# PROBLEM STATEMENT
Only some lines are wanted. Transcribe, exactly, the lines below from the line with "For a European" up to and including the line with "- sigma = 14.00%, r".
PROVIDED MATERIAL Block Start
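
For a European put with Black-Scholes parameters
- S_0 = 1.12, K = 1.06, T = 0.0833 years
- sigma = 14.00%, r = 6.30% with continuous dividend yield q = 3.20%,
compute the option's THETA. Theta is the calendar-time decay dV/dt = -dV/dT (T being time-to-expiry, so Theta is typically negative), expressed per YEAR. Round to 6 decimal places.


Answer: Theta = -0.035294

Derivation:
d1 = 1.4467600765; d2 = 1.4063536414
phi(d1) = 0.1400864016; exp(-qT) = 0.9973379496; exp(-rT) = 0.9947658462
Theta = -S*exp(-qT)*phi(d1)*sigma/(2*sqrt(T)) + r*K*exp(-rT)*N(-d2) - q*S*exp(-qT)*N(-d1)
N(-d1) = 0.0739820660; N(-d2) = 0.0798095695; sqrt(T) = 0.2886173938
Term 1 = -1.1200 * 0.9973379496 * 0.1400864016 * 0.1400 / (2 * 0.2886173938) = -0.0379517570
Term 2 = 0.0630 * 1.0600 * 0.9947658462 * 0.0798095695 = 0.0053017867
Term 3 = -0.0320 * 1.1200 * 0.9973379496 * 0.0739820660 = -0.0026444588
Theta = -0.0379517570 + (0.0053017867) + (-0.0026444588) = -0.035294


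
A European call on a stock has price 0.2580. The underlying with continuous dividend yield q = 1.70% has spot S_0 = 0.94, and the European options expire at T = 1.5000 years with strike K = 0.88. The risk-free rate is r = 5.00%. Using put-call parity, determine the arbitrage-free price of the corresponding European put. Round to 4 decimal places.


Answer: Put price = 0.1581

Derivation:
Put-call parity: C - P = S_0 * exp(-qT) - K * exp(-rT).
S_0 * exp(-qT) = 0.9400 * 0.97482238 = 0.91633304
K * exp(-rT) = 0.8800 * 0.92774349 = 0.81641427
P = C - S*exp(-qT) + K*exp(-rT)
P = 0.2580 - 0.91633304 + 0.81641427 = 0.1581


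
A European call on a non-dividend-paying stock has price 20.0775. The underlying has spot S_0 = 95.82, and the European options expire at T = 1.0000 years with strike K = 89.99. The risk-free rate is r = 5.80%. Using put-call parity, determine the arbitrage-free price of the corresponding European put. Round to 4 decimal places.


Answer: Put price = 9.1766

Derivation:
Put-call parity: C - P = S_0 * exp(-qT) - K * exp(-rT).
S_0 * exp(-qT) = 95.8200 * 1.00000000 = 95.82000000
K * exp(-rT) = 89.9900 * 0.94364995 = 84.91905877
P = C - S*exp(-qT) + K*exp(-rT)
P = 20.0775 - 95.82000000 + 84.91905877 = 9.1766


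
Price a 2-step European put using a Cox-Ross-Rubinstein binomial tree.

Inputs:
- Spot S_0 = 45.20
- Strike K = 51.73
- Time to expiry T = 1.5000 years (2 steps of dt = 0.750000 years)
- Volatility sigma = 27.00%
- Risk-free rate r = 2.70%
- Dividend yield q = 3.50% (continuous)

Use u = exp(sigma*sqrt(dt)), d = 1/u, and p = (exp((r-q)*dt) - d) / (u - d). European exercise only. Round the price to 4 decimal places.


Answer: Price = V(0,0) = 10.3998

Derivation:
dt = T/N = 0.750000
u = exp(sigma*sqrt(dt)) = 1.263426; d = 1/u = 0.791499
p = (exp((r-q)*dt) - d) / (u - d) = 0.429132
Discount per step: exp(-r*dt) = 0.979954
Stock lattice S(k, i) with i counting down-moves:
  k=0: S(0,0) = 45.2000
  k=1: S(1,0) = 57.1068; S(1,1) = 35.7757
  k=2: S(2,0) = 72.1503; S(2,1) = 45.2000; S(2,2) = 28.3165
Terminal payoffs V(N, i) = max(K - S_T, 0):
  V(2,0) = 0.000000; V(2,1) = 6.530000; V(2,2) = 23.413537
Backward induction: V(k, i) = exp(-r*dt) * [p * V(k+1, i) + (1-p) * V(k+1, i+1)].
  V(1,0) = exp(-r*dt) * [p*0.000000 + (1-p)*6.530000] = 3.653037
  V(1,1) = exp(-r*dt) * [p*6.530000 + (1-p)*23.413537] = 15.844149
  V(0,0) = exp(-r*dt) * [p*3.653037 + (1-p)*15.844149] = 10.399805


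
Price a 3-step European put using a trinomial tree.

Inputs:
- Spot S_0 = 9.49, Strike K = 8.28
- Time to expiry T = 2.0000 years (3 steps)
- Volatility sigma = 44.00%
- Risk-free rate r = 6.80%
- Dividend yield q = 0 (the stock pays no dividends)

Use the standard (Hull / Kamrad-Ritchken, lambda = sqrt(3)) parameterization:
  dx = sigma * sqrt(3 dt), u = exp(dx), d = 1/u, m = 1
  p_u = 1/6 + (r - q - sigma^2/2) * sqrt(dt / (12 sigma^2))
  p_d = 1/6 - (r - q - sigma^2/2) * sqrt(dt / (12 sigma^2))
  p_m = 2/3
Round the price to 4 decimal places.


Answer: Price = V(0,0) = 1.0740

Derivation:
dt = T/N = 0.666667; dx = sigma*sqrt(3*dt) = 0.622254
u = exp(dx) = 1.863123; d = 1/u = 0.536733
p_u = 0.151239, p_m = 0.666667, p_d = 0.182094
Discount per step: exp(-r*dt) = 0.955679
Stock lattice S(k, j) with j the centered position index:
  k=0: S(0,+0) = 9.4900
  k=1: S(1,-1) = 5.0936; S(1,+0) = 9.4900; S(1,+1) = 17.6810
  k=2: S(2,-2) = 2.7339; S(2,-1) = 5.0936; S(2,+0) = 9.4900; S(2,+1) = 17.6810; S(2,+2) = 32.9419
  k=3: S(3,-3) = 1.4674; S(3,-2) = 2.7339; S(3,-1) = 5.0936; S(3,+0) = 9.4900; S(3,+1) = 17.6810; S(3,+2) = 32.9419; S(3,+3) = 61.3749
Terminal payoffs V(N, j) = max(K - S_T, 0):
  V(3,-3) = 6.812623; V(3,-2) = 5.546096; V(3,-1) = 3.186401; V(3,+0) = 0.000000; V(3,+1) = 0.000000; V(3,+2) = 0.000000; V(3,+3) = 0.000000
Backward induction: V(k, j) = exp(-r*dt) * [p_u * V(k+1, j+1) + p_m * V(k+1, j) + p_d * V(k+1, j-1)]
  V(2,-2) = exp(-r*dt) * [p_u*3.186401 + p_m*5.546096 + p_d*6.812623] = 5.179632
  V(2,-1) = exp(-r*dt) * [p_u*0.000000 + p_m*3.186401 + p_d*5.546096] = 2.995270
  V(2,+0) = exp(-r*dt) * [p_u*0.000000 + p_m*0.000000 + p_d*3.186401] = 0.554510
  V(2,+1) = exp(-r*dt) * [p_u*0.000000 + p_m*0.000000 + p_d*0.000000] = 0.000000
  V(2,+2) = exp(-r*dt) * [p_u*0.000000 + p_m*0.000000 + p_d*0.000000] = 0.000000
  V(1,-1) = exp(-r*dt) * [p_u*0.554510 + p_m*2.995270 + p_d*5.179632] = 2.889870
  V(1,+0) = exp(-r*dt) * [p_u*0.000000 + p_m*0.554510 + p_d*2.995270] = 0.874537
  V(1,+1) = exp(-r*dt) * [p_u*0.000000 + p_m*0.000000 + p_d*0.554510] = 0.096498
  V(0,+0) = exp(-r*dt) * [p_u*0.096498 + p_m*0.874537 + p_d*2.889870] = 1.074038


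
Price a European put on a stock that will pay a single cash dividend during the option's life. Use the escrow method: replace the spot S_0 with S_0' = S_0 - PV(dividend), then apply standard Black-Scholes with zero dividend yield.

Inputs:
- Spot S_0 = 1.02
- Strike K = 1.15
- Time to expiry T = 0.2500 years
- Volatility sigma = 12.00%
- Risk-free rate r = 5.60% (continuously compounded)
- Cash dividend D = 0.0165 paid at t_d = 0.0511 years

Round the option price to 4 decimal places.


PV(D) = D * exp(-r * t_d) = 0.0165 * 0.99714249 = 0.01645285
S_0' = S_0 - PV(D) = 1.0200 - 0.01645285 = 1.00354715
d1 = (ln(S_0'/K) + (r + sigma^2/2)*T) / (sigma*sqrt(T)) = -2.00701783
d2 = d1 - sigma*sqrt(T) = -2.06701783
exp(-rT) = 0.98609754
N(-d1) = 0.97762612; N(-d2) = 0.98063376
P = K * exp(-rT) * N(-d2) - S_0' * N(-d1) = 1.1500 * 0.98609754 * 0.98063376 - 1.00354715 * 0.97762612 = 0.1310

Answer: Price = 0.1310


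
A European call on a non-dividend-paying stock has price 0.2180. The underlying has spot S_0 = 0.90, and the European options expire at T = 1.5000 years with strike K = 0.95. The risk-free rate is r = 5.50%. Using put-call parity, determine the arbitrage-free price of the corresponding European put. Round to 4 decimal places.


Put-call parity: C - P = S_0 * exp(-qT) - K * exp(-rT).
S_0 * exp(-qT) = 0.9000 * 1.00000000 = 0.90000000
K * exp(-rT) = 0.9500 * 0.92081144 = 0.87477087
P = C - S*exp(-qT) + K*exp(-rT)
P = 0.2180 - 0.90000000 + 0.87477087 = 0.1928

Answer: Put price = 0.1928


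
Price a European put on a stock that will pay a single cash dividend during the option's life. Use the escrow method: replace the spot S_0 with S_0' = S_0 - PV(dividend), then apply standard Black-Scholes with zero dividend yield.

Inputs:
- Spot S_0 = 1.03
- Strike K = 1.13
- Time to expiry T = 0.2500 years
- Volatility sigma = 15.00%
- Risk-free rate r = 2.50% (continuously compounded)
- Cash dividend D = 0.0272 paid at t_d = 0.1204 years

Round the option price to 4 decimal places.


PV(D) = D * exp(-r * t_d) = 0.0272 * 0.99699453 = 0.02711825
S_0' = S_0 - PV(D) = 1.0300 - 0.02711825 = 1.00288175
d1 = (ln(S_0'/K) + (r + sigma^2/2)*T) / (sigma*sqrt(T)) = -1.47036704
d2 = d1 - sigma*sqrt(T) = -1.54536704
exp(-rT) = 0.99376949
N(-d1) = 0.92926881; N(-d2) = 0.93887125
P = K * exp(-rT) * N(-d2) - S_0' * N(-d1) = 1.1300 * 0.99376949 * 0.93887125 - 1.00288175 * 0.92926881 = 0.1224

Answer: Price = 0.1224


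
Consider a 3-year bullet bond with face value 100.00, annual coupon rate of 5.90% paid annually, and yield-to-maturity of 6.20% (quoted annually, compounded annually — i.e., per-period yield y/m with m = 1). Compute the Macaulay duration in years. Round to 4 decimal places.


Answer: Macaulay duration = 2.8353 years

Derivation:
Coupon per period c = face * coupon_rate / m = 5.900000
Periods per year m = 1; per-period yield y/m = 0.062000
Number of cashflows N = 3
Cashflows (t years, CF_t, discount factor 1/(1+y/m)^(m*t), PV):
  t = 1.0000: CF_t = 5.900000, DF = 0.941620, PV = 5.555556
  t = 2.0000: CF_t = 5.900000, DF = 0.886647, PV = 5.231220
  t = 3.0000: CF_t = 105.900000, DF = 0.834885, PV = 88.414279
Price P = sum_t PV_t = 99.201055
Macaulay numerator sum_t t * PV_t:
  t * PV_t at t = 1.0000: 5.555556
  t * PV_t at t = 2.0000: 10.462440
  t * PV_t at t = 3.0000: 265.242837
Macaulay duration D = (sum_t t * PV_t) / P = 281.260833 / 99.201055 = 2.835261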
PROVIDED MATERIAL Block End
PROVIDED MATERIAL Block Start
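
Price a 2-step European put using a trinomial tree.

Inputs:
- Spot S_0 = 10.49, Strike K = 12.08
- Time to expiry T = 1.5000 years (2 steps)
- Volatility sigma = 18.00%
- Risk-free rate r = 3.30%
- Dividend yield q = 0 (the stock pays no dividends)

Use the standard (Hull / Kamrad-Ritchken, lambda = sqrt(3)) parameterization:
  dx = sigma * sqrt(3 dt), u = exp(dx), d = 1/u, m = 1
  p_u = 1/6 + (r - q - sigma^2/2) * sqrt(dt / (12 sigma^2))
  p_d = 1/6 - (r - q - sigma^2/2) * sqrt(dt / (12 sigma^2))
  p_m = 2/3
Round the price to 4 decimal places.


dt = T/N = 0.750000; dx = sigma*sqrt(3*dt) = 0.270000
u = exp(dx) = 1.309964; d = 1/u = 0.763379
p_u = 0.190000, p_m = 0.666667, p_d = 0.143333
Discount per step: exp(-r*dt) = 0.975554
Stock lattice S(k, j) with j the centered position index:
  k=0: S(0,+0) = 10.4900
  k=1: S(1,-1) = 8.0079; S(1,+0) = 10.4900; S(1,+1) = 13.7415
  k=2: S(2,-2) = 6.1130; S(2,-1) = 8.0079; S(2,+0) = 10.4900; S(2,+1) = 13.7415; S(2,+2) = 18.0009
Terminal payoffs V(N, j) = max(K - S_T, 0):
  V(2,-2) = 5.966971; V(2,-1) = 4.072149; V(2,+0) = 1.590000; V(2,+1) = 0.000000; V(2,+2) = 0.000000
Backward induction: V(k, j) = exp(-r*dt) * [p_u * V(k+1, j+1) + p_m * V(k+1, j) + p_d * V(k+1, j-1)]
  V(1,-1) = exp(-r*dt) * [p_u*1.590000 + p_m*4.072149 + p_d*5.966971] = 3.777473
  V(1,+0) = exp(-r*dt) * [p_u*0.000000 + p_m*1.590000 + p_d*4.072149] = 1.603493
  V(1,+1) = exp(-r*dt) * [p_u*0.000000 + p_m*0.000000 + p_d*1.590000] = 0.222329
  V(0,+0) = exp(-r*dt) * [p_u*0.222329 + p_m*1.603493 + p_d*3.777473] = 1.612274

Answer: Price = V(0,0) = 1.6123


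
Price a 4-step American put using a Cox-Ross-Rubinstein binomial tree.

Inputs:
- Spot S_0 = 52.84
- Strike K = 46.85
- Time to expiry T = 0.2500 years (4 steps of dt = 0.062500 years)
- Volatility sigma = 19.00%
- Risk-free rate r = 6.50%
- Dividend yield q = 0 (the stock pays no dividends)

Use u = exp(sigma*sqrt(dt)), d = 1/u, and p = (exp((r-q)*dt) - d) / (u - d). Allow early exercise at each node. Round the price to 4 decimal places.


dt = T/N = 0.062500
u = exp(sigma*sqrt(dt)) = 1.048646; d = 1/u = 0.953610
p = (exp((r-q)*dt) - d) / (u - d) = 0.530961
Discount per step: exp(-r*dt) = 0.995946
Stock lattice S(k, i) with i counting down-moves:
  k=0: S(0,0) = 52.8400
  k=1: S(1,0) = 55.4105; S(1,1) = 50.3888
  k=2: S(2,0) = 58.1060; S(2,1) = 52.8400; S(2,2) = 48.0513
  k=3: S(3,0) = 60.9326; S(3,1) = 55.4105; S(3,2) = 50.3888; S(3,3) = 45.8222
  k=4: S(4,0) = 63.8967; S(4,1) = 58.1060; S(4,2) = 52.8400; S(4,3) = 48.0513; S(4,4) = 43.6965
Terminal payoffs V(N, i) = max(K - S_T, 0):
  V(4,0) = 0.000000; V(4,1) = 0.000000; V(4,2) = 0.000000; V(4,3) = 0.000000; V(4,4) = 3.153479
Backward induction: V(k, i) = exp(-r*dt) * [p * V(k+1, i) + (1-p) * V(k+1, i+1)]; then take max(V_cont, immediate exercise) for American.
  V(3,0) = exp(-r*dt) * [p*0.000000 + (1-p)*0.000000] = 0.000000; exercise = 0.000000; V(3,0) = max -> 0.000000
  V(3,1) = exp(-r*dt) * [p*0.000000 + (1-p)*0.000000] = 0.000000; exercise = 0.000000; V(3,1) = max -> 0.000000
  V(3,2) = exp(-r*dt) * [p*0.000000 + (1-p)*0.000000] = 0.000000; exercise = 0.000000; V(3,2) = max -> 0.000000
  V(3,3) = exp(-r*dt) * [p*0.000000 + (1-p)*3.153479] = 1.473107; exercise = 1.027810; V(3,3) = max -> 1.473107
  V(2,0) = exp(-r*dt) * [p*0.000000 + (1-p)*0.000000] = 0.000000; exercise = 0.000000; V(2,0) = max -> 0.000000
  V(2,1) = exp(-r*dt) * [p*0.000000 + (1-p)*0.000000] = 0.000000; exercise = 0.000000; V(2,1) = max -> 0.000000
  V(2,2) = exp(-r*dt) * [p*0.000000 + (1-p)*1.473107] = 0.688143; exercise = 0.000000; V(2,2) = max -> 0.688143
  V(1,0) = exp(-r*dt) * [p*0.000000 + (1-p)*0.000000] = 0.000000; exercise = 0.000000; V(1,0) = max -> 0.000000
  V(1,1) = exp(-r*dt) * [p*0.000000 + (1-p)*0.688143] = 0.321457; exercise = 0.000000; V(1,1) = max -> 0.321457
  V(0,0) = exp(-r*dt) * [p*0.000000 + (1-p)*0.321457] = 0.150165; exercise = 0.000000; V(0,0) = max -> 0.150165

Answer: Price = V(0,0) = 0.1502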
PROVIDED MATERIAL Block End
# ANSWER SECTION
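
For a European put with Black-Scholes parameters
- S_0 = 1.12, K = 1.06, T = 0.0833 years
- sigma = 14.00%, r = 6.30% with continuous dividend yield q = 3.20%,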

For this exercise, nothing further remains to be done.